Start of Given records

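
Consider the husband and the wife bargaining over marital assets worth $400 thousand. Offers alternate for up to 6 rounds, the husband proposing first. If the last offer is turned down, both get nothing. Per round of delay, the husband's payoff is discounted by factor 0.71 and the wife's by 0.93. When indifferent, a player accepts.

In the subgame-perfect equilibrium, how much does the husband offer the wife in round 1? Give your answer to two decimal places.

Round 6 (the wife proposes): rejection yields 0 for the husband; the wife offers 0 and keeps 400.
Round 5 (the husband proposes): the wife can get 400 next round, worth 0.93 × 400 = 372 now. The husband offers 372 and keeps 400 − 372 = 28.
Round 4 (the wife proposes): the husband can get 28 next round, worth 0.71 × 28 = 19.88 now; the wife offers that and keeps 380.12.
Round 3 (the husband proposes): the wife can get 380.12 next round, worth 0.93 × 380.12 = 353.5116 now; the husband offers that and keeps 46.4884.
Round 2 (the wife proposes): the husband can get 46.4884 next round, worth 0.71 × 46.4884 = 33.006764 now; the wife offers that and keeps 366.993236.
Round 1 (the husband proposes): the wife can get 366.993236 next round, worth 0.93 × 366.993236 = 341.30370948 now, so the husband offers 341.30370948, keeping 58.69629052.

341.30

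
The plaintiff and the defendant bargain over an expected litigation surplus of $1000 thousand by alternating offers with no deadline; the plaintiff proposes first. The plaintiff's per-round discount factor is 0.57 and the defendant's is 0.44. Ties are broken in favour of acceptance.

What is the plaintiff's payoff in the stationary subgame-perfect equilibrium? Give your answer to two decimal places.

When the plaintiff proposes, the defendant accepts any offer worth at least 0.44 times what the defendant would get by proposing next round; and vice versa.
This gives x = 1000 − 0.44y and y = 1000 − 0.57x, where x and y are each side's share when it proposes.
Hence (1 − 0.44·0.57)x = 1000(1 − 0.44), i.e. 0.7492·x = 560.
x ≈ 747.4640; the defendant's share is 1000 − x ≈ 252.5360.

747.46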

End of Given records

* **What you are asked to do**
Count up the lines in the preceding data that include the word "factor"; respond with the number only.

* **Your solution**
2